** DATA EXTRACT follows **
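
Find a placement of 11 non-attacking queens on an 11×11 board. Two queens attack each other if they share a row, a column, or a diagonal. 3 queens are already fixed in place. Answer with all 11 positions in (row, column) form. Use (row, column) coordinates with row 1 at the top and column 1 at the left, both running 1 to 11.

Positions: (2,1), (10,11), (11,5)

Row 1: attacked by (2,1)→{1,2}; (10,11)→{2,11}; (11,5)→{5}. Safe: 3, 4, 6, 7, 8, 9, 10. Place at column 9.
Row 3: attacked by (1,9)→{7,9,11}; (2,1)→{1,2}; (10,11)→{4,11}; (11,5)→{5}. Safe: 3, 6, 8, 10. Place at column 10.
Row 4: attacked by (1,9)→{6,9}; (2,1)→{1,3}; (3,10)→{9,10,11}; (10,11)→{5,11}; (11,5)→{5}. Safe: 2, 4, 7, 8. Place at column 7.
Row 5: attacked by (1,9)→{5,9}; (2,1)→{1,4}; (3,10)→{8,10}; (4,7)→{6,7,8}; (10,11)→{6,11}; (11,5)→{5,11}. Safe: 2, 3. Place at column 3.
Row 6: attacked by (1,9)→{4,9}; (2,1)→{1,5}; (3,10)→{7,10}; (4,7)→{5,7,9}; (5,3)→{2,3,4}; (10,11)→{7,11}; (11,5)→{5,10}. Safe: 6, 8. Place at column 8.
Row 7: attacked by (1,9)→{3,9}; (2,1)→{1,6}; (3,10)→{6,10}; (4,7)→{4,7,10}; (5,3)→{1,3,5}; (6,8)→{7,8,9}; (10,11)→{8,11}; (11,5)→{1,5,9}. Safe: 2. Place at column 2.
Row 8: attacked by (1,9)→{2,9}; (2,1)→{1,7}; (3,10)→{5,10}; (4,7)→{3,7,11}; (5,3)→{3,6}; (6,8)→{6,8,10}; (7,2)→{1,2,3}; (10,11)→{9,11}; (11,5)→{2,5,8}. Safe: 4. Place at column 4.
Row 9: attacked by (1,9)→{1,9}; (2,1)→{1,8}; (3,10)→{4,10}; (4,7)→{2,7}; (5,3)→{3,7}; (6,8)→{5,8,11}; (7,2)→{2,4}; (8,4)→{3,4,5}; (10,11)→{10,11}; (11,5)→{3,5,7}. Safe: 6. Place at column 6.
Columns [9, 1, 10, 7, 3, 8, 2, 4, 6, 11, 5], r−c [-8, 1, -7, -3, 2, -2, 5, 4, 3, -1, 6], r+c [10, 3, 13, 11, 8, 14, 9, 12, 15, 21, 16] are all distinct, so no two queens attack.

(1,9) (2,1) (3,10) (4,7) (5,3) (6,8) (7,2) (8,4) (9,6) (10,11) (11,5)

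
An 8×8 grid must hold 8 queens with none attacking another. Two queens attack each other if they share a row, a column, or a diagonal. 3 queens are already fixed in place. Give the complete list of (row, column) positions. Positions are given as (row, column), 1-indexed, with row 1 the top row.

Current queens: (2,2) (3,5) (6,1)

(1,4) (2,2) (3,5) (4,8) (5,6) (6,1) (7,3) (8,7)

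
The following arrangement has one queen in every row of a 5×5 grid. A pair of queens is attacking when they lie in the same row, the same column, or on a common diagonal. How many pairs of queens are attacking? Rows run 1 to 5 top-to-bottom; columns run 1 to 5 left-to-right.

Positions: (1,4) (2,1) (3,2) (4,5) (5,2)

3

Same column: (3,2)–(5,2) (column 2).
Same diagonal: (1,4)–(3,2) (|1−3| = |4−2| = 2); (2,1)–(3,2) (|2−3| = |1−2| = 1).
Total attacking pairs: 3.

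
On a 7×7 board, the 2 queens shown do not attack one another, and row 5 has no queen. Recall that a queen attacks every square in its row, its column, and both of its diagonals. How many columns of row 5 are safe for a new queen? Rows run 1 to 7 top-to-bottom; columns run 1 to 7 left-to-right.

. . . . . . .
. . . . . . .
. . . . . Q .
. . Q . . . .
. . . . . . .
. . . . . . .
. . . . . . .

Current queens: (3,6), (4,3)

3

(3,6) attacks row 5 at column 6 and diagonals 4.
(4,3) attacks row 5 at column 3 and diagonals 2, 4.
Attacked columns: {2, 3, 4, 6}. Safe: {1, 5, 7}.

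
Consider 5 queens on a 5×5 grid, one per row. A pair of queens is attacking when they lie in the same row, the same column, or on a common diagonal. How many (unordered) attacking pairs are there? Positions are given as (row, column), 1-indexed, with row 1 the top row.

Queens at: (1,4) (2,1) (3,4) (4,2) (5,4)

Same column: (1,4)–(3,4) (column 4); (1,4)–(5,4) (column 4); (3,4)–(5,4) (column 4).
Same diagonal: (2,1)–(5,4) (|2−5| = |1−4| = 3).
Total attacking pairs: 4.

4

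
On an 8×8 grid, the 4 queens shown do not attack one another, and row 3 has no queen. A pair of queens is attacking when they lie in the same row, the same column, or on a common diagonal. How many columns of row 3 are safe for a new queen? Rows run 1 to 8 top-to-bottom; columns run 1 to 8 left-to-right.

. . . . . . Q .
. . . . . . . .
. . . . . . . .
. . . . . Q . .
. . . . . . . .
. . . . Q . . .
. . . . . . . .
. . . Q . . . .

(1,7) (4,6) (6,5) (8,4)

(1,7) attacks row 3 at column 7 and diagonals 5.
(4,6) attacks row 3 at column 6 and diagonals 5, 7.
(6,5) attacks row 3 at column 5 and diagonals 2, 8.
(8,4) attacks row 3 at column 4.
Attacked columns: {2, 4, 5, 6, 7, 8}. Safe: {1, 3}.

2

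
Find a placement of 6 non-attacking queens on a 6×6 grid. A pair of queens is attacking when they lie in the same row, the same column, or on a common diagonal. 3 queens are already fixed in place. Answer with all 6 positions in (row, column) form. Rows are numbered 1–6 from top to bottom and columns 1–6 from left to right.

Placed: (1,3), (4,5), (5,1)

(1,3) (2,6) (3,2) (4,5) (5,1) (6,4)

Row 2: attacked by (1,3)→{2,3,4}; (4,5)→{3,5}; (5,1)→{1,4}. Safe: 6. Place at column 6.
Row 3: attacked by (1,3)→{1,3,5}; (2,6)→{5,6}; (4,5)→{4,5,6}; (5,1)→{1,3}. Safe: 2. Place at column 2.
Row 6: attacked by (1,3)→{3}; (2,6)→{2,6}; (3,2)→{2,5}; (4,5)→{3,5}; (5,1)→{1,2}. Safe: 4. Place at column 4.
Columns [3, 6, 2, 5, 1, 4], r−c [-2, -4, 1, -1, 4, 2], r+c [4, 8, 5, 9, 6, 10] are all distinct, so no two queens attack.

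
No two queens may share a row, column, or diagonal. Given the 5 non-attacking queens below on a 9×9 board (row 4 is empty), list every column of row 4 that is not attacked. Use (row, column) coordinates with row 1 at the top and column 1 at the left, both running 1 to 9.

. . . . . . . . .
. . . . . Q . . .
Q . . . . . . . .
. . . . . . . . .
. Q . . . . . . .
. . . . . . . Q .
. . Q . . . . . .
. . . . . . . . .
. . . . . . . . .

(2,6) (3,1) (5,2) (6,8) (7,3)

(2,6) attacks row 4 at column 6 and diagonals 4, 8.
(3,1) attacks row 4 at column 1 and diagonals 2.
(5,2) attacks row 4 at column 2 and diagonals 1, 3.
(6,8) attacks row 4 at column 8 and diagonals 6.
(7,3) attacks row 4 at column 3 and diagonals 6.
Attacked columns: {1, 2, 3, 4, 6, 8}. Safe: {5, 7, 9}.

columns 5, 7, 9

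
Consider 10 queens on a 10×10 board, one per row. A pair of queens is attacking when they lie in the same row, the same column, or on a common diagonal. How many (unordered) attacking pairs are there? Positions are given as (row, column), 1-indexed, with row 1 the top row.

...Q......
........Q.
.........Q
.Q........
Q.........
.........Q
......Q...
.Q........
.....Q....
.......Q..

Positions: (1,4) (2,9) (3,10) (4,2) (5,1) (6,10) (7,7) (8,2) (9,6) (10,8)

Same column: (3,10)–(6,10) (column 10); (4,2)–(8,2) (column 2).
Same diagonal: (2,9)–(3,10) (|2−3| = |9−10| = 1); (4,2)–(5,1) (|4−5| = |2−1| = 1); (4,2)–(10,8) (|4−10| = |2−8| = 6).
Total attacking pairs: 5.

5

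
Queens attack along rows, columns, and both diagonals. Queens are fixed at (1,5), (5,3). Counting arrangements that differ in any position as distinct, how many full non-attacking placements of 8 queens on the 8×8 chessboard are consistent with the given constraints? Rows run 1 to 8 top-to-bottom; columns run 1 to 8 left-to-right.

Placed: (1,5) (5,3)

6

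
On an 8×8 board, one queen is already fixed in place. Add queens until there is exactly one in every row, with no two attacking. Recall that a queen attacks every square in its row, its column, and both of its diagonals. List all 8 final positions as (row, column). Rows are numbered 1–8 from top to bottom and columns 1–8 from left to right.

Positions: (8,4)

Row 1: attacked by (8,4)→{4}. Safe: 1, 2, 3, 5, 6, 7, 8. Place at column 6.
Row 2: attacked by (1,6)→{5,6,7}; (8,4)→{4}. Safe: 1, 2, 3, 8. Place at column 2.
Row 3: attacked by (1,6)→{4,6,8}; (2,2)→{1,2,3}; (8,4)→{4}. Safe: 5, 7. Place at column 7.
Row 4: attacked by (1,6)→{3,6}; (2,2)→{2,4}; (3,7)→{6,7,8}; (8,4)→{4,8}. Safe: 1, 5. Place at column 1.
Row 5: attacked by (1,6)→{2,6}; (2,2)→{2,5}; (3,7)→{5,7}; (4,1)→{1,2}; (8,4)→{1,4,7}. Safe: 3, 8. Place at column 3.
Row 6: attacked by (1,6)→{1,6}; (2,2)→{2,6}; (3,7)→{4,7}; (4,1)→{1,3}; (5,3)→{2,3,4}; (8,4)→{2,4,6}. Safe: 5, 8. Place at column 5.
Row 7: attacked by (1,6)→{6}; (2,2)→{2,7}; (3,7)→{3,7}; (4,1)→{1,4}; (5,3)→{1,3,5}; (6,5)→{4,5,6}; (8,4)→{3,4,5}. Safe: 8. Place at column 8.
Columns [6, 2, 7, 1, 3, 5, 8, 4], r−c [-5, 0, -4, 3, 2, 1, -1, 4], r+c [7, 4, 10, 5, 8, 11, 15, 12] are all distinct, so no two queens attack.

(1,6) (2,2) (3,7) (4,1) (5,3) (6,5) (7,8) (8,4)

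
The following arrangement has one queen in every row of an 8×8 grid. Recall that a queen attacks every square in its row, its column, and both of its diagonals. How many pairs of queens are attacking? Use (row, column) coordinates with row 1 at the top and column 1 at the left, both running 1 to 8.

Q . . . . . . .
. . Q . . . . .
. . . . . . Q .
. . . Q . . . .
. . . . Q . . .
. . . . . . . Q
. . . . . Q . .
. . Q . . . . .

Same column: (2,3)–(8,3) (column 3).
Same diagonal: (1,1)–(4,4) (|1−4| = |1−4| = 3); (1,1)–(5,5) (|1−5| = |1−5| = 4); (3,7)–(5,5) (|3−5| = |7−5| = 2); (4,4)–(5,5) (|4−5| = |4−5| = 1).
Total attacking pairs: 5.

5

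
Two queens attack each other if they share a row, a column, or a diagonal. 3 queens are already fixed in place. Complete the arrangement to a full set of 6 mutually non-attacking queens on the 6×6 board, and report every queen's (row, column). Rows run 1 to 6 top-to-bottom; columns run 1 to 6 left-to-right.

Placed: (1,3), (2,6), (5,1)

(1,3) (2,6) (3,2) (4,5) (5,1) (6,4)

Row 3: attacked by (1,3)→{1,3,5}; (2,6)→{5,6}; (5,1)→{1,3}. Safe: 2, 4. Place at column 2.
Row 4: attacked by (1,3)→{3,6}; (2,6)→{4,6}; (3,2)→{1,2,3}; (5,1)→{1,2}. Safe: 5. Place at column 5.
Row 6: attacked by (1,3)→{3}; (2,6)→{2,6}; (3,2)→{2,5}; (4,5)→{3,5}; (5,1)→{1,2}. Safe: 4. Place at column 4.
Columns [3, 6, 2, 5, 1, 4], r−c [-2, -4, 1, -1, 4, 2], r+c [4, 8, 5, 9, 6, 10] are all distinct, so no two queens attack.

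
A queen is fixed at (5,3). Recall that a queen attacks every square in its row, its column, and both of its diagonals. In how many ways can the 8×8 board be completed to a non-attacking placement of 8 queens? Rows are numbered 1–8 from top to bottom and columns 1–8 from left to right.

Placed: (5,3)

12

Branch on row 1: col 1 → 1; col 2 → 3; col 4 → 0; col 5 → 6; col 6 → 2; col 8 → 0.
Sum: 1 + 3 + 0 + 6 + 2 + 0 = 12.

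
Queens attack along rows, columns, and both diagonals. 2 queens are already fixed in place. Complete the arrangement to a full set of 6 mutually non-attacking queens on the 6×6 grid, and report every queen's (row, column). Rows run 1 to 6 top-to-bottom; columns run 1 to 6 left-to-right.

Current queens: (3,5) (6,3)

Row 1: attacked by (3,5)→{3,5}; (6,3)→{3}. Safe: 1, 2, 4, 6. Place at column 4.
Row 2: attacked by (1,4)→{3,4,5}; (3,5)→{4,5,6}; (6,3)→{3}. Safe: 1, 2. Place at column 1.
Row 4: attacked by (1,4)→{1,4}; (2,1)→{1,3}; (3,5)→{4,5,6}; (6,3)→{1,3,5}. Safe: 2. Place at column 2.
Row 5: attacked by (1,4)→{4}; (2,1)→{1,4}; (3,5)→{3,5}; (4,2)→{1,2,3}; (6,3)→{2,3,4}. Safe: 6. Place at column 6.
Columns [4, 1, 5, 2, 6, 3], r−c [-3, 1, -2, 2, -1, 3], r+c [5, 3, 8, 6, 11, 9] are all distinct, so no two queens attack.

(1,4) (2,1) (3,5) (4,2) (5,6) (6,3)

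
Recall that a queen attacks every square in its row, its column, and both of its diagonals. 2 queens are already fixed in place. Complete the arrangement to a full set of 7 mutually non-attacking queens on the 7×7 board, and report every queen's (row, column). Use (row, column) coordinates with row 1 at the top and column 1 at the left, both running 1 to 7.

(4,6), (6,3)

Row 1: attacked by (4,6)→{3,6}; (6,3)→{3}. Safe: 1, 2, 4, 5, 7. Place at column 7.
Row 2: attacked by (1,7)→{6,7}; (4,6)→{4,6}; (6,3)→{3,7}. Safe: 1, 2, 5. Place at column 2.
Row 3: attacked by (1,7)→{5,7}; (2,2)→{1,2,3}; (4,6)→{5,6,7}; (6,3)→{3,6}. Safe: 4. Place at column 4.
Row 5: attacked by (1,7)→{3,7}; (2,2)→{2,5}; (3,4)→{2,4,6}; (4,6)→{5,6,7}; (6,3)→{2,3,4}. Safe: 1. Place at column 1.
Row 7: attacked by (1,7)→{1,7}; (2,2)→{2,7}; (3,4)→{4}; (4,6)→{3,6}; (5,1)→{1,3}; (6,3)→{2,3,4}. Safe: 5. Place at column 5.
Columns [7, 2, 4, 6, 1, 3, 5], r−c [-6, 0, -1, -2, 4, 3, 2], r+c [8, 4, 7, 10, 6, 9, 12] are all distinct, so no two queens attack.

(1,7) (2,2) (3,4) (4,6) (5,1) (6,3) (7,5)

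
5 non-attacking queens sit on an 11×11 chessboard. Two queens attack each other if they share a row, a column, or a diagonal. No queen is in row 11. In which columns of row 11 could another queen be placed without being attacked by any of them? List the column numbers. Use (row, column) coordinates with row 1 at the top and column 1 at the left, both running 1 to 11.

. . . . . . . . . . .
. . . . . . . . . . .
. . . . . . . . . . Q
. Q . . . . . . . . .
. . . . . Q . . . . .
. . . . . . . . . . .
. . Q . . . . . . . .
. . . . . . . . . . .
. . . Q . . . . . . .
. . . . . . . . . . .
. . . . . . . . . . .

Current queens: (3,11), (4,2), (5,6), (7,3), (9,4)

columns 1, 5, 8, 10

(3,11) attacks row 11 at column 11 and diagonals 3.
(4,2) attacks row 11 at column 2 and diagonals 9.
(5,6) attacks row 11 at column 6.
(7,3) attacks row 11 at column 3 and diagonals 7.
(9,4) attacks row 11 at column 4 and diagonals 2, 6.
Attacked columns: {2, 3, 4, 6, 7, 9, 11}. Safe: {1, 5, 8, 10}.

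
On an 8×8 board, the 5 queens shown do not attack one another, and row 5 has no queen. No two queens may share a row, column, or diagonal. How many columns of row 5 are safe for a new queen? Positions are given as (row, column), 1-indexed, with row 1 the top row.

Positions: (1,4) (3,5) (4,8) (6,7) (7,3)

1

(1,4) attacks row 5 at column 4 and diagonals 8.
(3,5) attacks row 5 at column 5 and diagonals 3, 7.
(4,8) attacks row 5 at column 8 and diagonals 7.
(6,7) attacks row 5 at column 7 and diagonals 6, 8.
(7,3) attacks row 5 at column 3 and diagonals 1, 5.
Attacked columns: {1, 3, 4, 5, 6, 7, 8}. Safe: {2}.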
** End of DATA EXTRACT **
WHAT IS EXPECTED — Give the number of lines in the records that hold the word "form", with no other words.

SOLUTION FOR THIS TASK — 2